Excerpts from a dataset:
§
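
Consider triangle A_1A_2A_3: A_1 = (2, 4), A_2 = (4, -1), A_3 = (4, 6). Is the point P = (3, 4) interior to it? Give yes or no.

Barycentric coordinates of P: (1/2, 1/7, 5/14).
The three coordinates are positive, positive, positive; a point is interior exactly when all three are positive.

yes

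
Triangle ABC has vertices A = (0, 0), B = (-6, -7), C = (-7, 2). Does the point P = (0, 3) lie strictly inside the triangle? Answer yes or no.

Barycentric coordinates of P: (64/61, -21/61, 18/61).
The three coordinates are positive, negative, positive; a point is interior exactly when all three are positive.

no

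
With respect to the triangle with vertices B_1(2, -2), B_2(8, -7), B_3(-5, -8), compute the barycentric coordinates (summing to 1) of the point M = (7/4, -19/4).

(1/2, 1/4, 1/4)

Signed area of the reference triangle: [B_1B_2B_3] = ½·(2·(-7−(-8)) + 8·(-8−(-2)) + (-5)·(-2−(-7))) = ½·(2 − 48 − 25) = -71/2.
[MB_2B_3] = ½·((7/4)·(-7−(-8)) + 8·(-8−(-19/4)) + (-5)·(-19/4−(-7))) = ½·(7/4 − 26 − 45/4) = -71/4, so the B_1-coordinate is (-71/4)/(-71/2) = 1/2.
[B_1MB_3] = ½·(2·(-19/4−(-8)) + (7/4)·(-8−(-2)) + (-5)·(-2−(-19/4))) = ½·(13/2 − 21/2 − 55/4) = -71/8, so the B_2-coordinate is 1/4.
[B_1B_2M] = ½·(2·(-7−(-19/4)) + 8·(-19/4−(-2)) + (7/4)·(-2−(-7))) = ½·(-9/2 − 22 + 35/4) = -71/8, so the B_3-coordinate is 1/4.
Check: 1/2 + 1/4 + 1/4 = 1.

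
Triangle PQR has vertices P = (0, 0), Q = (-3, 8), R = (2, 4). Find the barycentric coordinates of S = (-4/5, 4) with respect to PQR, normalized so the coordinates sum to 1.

(2/5, 2/5, 1/5)

Signed area of the reference triangle: [PQR] = ½·(0·(8−4) + (-3)·(4−0) + 2·(0−8)) = ½·(0 − 12 − 16) = -14.
[SQR] = ½·((-4/5)·(8−4) + (-3)·(4−4) + 2·(4−8)) = ½·(-16/5 + 0 − 8) = -28/5, so the P-coordinate is (-28/5)/(-14) = 2/5.
[PSR] = ½·(0·(4−4) + (-4/5)·(4−0) + 2·(0−4)) = ½·(0 − 16/5 − 8) = -28/5, so the Q-coordinate is 2/5.
[PQS] = ½·(0·(8−4) + (-3)·(4−0) + (-4/5)·(0−8)) = ½·(0 − 12 + 32/5) = -14/5, so the R-coordinate is 1/5.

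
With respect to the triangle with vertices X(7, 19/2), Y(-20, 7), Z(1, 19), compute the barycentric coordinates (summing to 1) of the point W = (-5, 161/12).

(1/6, 1/3, 1/2)

Signed area of the reference triangle: [XYZ] = ½·(7·(7−19) + (-20)·(19−(19/2)) + 1·(19/2−7)) = ½·(-84 − 190 + 5/2) = -543/4.
[WYZ] = ½·((-5)·(7−19) + (-20)·(19−(161/12)) + 1·(161/12−7)) = ½·(60 − 335/3 + 77/12) = -181/8, so the X-coordinate is (-181/8)/(-543/4) = 1/6.
[XWZ] = ½·(7·(161/12−19) + (-5)·(19−(19/2)) + 1·(19/2−(161/12))) = ½·(-469/12 − 95/2 − 47/12) = -181/4, so the Y-coordinate is 1/3.
[XYW] = ½·(7·(7−(161/12)) + (-20)·(161/12−(19/2)) + (-5)·(19/2−7)) = ½·(-539/12 − 235/3 − 25/2) = -543/8, so the Z-coordinate is 1/2.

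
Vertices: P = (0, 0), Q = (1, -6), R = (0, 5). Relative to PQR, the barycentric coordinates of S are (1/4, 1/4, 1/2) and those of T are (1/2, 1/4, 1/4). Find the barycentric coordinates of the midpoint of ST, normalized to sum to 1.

Since both coordinate triples sum to 1, the midpoint's barycentrics are the componentwise average.
(1/4+1/2)/2 = 3/8; similarly 1/4 and 3/8.

(3/8, 1/4, 3/8)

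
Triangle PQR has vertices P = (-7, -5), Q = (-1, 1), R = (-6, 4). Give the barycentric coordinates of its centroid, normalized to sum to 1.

(1/3, 1/3, 1/3)

The centroid is the average of the vertices, so each weight is 1/3.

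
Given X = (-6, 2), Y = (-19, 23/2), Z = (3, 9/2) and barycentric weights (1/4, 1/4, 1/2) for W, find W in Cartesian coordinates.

W = (1/4)·X + (1/4)·Y + (1/2)·Z.
x-coordinate: (1/4)·(-6) + (1/4)·(-19) + (1/2)·3 = -19/4.
y-coordinate: (1/4)·2 + (1/4)·(23/2) + (1/2)·(9/2) = 45/8.

(-19/4, 45/8)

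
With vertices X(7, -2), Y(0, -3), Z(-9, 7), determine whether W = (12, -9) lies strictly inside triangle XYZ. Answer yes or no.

no

Barycentric coordinates of W: (66/79, 67/79, -54/79).
The three coordinates are positive, positive, negative; a point is interior exactly when all three are positive.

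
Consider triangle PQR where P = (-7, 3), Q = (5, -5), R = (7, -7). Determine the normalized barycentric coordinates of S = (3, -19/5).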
§
**What needs to be done**
Beginning from the line that contains "Given X = (-6, 2), Y", give each line again exactly, through the final line of the records.

**Response to the exercise**
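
Given X = (-6, 2), Y = (-19, 23/2), Z = (3, 9/2) and barycentric weights (1/4, 1/4, 1/2) for W, find W in Cartesian coordinates.

W = (1/4)·X + (1/4)·Y + (1/2)·Z.
x-coordinate: (1/4)·(-6) + (1/4)·(-19) + (1/2)·3 = -19/4.
y-coordinate: (1/4)·2 + (1/4)·(23/2) + (1/2)·(9/2) = 45/8.

(-19/4, 45/8)

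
With vertices X(7, -2), Y(0, -3), Z(-9, 7), determine whether W = (12, -9) lies strictly inside triangle XYZ. Answer yes or no.

no

Barycentric coordinates of W: (66/79, 67/79, -54/79).
The three coordinates are positive, positive, negative; a point is interior exactly when all three are positive.

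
Consider triangle PQR where P = (-7, 3), Q = (5, -5), R = (7, -7). Determine the normalized barycentric coordinates of S = (3, -19/5).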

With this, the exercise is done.